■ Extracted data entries
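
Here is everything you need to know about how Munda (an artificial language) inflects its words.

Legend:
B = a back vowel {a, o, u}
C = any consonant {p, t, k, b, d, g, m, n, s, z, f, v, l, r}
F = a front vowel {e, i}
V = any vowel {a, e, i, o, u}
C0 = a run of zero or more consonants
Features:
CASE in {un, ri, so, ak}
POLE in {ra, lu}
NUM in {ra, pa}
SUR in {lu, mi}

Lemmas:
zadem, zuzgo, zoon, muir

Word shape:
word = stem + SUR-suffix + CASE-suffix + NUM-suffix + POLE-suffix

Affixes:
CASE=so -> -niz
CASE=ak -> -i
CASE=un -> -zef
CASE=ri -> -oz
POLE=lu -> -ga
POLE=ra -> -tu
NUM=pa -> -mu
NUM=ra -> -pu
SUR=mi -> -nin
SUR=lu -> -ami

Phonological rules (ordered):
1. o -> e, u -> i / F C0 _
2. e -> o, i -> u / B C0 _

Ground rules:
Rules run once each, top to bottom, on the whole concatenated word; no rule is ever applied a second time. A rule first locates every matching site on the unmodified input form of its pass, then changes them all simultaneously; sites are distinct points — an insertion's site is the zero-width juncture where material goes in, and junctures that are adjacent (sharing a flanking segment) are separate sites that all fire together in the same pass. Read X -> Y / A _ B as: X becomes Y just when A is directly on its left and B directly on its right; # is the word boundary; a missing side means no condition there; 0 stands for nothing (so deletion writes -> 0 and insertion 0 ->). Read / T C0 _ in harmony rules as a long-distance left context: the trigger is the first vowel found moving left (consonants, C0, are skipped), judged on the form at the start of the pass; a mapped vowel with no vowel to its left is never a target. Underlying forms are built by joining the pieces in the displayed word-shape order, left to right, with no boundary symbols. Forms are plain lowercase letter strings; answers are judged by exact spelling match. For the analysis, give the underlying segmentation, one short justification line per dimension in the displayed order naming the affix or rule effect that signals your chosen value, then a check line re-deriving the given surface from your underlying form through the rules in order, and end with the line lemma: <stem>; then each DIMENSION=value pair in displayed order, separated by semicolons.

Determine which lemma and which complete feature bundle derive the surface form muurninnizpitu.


underlying: muir-nin-niz-pu-tu
CASE=so - signalled by the affix -niz
POLE=ra - signalled by the affix -tu
NUM=ra - signalled by the affix -pu
SUR=mi - signalled by the affix -nin
check: muirninnizputu -> muirninnizpitu -> muurninnizpitu
lemma: muir; CASE=so; POLE=ra; NUM=ra; SUR=mi


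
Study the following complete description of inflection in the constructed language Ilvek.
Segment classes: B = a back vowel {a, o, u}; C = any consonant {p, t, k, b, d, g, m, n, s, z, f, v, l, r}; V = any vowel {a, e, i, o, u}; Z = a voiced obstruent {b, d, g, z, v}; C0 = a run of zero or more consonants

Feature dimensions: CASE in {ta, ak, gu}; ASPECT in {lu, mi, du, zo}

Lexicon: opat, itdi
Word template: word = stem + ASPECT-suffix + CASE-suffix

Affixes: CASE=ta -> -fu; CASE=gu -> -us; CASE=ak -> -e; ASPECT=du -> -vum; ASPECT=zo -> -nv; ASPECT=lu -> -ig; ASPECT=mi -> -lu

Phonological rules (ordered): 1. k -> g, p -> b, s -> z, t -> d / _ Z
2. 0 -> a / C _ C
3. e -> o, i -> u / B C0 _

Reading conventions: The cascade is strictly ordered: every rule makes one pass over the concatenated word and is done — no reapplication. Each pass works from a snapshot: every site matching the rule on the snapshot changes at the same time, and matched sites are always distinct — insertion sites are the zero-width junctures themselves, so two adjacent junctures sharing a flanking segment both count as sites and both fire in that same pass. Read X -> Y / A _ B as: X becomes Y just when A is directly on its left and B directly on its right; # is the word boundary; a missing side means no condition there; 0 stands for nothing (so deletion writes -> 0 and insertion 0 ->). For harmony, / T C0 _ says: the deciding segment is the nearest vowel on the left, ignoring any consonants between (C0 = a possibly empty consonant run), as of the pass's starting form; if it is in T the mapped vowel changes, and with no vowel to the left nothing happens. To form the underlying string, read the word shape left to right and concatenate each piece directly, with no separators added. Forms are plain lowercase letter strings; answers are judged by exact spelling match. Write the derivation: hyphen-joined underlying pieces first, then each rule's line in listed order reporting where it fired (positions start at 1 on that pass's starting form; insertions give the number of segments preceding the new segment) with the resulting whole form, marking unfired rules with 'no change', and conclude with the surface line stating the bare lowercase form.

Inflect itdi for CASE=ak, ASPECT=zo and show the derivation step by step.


underlying: itdi-nv-e
1. k -> g, p -> b, s -> z, t -> d / _ Z: fires at position(s) 2: iddinve
2. 0 -> a / C _ C: inserts after position(s) 2, 5: idadinave
3. e -> o, i -> u / B C0 _: fires at position(s) 5, 9: idadunavo
surface: idadunavo


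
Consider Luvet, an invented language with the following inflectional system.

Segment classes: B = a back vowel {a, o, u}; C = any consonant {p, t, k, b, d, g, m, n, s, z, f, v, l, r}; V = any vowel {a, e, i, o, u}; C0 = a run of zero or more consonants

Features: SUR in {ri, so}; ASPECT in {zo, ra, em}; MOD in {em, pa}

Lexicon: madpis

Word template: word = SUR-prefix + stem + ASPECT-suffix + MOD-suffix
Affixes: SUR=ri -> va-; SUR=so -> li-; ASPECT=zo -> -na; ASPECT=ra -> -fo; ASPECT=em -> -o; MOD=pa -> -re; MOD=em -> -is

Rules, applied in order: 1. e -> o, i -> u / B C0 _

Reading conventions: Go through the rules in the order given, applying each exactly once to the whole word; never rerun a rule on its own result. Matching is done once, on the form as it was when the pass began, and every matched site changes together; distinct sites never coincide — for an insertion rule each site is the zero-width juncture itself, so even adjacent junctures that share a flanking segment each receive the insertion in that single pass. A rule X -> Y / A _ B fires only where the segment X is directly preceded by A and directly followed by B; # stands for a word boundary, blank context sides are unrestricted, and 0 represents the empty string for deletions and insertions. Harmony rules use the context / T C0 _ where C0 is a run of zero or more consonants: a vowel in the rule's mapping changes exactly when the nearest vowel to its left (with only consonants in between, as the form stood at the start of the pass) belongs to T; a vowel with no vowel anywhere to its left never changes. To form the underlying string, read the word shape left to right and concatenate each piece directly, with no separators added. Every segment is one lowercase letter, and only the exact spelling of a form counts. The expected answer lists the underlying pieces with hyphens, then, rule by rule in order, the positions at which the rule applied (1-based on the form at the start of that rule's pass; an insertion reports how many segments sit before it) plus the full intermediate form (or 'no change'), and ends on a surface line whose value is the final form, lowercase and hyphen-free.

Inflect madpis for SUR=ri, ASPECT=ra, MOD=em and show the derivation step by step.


underlying: va-madpis-fo-is
1. e -> o, i -> u / B C0 _: fires at position(s) 7, 11: vamadpusfous
surface: vamadpusfous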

■ GOAL OF THE EXERCISE
Show every line of the records above that contains the word "back".

■ TASK RESPONSE
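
B = a back vowel {a, o, u}
Segment classes: B = a back vowel {a, o, u}; C = any consonant {p, t, k, b, d, g, m, n, s, z, f, v, l, r}; V = any vowel {a, e, i, o, u}; Z = a voiced obstruent {b, d, g, z, v}; C0 = a run of zero or more consonants
Segment classes: B = a back vowel {a, o, u}; C = any consonant {p, t, k, b, d, g, m, n, s, z, f, v, l, r}; V = any vowel {a, e, i, o, u}; C0 = a run of zero or more consonants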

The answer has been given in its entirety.